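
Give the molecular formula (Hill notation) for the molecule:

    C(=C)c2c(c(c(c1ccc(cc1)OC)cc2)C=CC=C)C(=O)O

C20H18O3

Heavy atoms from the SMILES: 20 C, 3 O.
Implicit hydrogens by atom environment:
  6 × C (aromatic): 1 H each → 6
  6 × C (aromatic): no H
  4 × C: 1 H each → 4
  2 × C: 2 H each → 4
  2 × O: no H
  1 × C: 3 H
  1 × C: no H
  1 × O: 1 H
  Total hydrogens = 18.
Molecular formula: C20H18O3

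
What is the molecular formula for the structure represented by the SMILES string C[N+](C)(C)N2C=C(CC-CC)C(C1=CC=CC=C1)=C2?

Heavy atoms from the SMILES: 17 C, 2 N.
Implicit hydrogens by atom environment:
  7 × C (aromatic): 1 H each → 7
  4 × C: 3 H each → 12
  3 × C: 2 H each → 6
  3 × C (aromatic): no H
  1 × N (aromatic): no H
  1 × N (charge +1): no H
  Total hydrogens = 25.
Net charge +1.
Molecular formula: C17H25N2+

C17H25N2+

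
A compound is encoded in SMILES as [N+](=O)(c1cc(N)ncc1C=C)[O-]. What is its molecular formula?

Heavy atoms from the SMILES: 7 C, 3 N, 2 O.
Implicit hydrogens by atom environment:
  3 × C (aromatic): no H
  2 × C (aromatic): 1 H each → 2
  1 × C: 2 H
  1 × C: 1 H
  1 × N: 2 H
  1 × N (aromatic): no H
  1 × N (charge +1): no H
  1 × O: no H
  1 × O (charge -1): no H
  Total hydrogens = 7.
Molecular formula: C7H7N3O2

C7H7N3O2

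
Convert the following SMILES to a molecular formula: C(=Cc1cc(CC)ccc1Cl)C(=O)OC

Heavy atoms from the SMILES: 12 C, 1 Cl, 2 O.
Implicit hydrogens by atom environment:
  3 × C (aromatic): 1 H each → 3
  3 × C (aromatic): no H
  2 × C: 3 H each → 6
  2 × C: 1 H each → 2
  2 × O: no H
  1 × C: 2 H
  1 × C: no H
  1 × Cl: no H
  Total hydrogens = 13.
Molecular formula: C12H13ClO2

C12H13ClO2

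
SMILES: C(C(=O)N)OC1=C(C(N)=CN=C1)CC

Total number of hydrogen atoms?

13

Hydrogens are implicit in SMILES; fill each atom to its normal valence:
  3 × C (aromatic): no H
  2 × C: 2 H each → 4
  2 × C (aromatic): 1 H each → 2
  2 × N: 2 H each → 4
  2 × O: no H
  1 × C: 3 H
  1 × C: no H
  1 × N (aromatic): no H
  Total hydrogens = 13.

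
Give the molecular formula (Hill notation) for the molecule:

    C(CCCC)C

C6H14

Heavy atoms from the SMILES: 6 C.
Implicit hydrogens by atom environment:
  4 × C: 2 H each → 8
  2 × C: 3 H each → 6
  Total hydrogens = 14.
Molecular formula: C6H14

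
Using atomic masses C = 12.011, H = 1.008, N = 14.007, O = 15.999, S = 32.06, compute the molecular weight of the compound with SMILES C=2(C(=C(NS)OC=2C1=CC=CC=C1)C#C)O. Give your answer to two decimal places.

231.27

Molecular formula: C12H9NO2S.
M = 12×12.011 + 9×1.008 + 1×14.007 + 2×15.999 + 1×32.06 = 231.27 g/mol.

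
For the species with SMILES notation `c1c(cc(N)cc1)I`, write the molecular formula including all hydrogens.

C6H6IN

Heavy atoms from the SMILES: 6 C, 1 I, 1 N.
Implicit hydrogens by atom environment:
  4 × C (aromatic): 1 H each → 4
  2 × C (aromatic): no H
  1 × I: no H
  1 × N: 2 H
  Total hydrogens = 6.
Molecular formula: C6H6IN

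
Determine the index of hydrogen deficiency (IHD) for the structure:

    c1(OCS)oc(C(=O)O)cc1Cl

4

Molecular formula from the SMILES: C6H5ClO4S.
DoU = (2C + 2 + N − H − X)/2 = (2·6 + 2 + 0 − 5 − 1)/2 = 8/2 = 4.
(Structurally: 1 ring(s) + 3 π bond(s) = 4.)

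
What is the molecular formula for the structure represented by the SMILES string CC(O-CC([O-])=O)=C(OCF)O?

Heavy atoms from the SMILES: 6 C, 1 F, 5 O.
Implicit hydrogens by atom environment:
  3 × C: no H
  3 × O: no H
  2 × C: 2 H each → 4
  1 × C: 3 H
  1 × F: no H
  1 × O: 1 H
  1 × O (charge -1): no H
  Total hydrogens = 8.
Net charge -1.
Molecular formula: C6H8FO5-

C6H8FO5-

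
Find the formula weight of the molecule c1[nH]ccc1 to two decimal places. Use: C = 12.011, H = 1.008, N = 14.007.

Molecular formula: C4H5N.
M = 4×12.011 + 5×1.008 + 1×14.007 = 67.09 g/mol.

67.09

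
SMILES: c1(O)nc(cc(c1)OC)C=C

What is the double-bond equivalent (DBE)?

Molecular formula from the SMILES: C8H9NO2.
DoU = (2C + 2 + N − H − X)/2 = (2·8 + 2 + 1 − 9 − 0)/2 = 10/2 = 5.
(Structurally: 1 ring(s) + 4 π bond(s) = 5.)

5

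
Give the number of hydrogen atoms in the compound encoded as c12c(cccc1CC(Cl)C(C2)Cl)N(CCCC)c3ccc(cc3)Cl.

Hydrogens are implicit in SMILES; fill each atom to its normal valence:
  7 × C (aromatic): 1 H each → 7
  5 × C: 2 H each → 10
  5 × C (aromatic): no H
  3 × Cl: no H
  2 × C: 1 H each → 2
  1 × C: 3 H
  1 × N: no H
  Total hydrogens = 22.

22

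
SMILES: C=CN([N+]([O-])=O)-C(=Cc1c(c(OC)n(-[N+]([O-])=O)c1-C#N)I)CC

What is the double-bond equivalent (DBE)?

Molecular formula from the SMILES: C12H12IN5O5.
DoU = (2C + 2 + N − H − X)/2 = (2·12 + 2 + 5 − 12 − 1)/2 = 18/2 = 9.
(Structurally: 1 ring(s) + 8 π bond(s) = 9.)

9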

## Task details
Every record is to be retyped exactly as given.

## Task response
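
Give the molecular formula (Hill notation) for the molecule:

    C(=C)c2c(c(c(c1ccc(cc1)OC)cc2)C=CC=C)C(=O)O

C20H18O3

Heavy atoms from the SMILES: 20 C, 3 O.
Implicit hydrogens by atom environment:
  6 × C (aromatic): 1 H each → 6
  6 × C (aromatic): no H
  4 × C: 1 H each → 4
  2 × C: 2 H each → 4
  2 × O: no H
  1 × C: 3 H
  1 × C: no H
  1 × O: 1 H
  Total hydrogens = 18.
Molecular formula: C20H18O3

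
What is the molecular formula for the structure represented by the SMILES string C[N+](C)(C)N2C=C(CC-CC)C(C1=CC=CC=C1)=C2?

Heavy atoms from the SMILES: 17 C, 2 N.
Implicit hydrogens by atom environment:
  7 × C (aromatic): 1 H each → 7
  4 × C: 3 H each → 12
  3 × C: 2 H each → 6
  3 × C (aromatic): no H
  1 × N (aromatic): no H
  1 × N (charge +1): no H
  Total hydrogens = 25.
Net charge +1.
Molecular formula: C17H25N2+

C17H25N2+

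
A compound is encoded in SMILES as [N+](=O)(c1cc(N)ncc1C=C)[O-]. What is its molecular formula?

Heavy atoms from the SMILES: 7 C, 3 N, 2 O.
Implicit hydrogens by atom environment:
  3 × C (aromatic): no H
  2 × C (aromatic): 1 H each → 2
  1 × C: 2 H
  1 × C: 1 H
  1 × N: 2 H
  1 × N (aromatic): no H
  1 × N (charge +1): no H
  1 × O: no H
  1 × O (charge -1): no H
  Total hydrogens = 7.
Molecular formula: C7H7N3O2

C7H7N3O2

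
Convert the following SMILES to a molecular formula: C(=Cc1cc(CC)ccc1Cl)C(=O)OC

Heavy atoms from the SMILES: 12 C, 1 Cl, 2 O.
Implicit hydrogens by atom environment:
  3 × C (aromatic): 1 H each → 3
  3 × C (aromatic): no H
  2 × C: 3 H each → 6
  2 × C: 1 H each → 2
  2 × O: no H
  1 × C: 2 H
  1 × C: no H
  1 × Cl: no H
  Total hydrogens = 13.
Molecular formula: C12H13ClO2

C12H13ClO2

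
SMILES: C(C(=O)N)OC1=C(C(N)=CN=C1)CC

Total number of hydrogen atoms?

13

Hydrogens are implicit in SMILES; fill each atom to its normal valence:
  3 × C (aromatic): no H
  2 × C: 2 H each → 4
  2 × C (aromatic): 1 H each → 2
  2 × N: 2 H each → 4
  2 × O: no H
  1 × C: 3 H
  1 × C: no H
  1 × N (aromatic): no H
  Total hydrogens = 13.

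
Give the molecular formula (Hill notation) for the molecule:

    C(CCCC)C

C6H14

Heavy atoms from the SMILES: 6 C.
Implicit hydrogens by atom environment:
  4 × C: 2 H each → 8
  2 × C: 3 H each → 6
  Total hydrogens = 14.
Molecular formula: C6H14

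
Using atomic masses C = 12.011, H = 1.008, N = 14.007, O = 15.999, S = 32.06, compute the molecular weight of the compound with SMILES C=2(C(=C(NS)OC=2C1=CC=CC=C1)C#C)O. Give your answer to two decimal places.

231.27

Molecular formula: C12H9NO2S.
M = 12×12.011 + 9×1.008 + 1×14.007 + 2×15.999 + 1×32.06 = 231.27 g/mol.

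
For the species with SMILES notation `c1c(cc(N)cc1)I`, write the molecular formula including all hydrogens.

C6H6IN

Heavy atoms from the SMILES: 6 C, 1 I, 1 N.
Implicit hydrogens by atom environment:
  4 × C (aromatic): 1 H each → 4
  2 × C (aromatic): no H
  1 × I: no H
  1 × N: 2 H
  Total hydrogens = 6.
Molecular formula: C6H6IN

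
Determine the index of hydrogen deficiency (IHD) for the structure:

    c1(OCS)oc(C(=O)O)cc1Cl

4

Molecular formula from the SMILES: C6H5ClO4S.
DoU = (2C + 2 + N − H − X)/2 = (2·6 + 2 + 0 − 5 − 1)/2 = 8/2 = 4.
(Structurally: 1 ring(s) + 3 π bond(s) = 4.)

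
What is the molecular formula for the structure represented by the SMILES string CC(O-CC([O-])=O)=C(OCF)O?

Heavy atoms from the SMILES: 6 C, 1 F, 5 O.
Implicit hydrogens by atom environment:
  3 × C: no H
  3 × O: no H
  2 × C: 2 H each → 4
  1 × C: 3 H
  1 × F: no H
  1 × O: 1 H
  1 × O (charge -1): no H
  Total hydrogens = 8.
Net charge -1.
Molecular formula: C6H8FO5-

C6H8FO5-

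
Find the formula weight of the molecule c1[nH]ccc1 to two decimal places. Use: C = 12.011, H = 1.008, N = 14.007.

Molecular formula: C4H5N.
M = 4×12.011 + 5×1.008 + 1×14.007 = 67.09 g/mol.

67.09

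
SMILES: c1(O)nc(cc(c1)OC)C=C

What is the double-bond equivalent (DBE)?

Molecular formula from the SMILES: C8H9NO2.
DoU = (2C + 2 + N − H − X)/2 = (2·8 + 2 + 1 − 9 − 0)/2 = 10/2 = 5.
(Structurally: 1 ring(s) + 4 π bond(s) = 5.)

5

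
Give the number of hydrogen atoms in the compound encoded as c12c(cccc1CC(Cl)C(C2)Cl)N(CCCC)c3ccc(cc3)Cl.

Hydrogens are implicit in SMILES; fill each atom to its normal valence:
  7 × C (aromatic): 1 H each → 7
  5 × C: 2 H each → 10
  5 × C (aromatic): no H
  3 × Cl: no H
  2 × C: 1 H each → 2
  1 × C: 3 H
  1 × N: no H
  Total hydrogens = 22.

22

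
SMILES: C=CN([N+]([O-])=O)-C(=Cc1c(c(OC)n(-[N+]([O-])=O)c1-C#N)I)CC

What is the double-bond equivalent (DBE)?

Molecular formula from the SMILES: C12H12IN5O5.
DoU = (2C + 2 + N − H − X)/2 = (2·12 + 2 + 5 − 12 − 1)/2 = 18/2 = 9.
(Structurally: 1 ring(s) + 8 π bond(s) = 9.)

9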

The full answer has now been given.